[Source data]

^^^^^^^^^^^^^^^^

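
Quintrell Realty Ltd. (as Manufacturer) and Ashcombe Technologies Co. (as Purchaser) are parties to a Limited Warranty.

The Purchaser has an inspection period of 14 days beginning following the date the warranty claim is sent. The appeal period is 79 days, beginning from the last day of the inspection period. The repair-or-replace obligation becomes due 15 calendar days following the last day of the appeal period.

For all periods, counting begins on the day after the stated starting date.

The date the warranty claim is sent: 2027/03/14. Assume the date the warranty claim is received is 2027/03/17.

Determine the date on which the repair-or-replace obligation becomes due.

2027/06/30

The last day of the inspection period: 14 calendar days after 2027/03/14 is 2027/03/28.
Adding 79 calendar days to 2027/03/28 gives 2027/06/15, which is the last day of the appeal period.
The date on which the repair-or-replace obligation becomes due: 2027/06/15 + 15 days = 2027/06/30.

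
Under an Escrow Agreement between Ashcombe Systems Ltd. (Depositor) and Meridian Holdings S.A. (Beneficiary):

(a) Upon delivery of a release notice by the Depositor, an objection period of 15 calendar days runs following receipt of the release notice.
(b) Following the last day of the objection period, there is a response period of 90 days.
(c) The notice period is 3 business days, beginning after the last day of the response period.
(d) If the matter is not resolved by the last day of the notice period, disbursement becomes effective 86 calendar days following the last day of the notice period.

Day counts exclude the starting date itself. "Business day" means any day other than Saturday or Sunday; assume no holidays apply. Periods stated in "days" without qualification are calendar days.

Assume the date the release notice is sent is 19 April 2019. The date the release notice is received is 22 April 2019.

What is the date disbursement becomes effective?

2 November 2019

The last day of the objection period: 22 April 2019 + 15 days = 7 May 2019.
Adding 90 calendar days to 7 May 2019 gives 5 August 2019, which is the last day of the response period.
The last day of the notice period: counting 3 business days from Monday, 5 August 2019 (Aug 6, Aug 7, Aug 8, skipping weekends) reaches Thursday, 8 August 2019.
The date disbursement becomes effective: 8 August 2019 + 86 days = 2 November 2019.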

^^^^^^^^^^^^^^^^

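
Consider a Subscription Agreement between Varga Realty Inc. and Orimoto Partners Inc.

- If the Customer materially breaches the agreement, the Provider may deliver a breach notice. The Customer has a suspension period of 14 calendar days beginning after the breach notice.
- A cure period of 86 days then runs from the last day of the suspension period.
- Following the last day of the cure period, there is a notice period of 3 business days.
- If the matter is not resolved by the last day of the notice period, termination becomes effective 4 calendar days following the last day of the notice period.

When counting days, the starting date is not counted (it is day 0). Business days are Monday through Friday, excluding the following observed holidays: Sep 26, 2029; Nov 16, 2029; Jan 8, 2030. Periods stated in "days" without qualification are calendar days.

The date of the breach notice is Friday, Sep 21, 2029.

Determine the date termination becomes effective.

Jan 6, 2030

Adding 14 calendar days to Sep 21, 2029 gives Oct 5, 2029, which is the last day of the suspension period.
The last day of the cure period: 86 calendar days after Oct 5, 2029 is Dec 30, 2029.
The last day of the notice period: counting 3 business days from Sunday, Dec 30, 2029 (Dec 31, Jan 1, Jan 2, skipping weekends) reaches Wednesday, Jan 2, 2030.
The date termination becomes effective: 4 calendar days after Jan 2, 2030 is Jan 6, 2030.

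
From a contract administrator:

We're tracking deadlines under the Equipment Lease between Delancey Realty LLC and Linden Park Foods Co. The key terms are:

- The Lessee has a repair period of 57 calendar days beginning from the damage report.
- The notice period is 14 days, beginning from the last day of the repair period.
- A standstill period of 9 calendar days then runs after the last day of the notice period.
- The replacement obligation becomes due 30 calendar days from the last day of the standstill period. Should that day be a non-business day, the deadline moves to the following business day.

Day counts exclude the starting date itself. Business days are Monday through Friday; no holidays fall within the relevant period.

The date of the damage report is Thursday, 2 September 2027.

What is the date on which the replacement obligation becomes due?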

^^^^^^^^^^^^^^^^

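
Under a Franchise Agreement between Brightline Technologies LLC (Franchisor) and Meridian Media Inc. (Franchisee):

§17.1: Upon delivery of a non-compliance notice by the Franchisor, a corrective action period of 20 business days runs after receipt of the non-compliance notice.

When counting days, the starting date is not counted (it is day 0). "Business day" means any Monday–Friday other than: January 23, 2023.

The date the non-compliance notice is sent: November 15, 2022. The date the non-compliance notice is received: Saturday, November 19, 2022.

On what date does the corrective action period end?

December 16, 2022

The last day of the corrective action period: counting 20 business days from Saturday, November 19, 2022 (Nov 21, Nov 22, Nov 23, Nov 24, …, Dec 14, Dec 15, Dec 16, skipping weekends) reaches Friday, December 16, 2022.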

^^^^^^^^^^^^^^^^

WHAT TO PRODUCE: Look above for the line with "- A cure period" and the line with "- If the matter". Write out those two lines and all the lines between them, exactly, and no others.

SOLVED PROBLEM:
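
- A cure period of 86 days then runs from the last day of the suspension period.
- Following the last day of the cure period, there is a notice period of 3 business days.
- If the matter is not resolved by the last day of the notice period, termination becomes effective 4 calendar days following the last day of the notice period.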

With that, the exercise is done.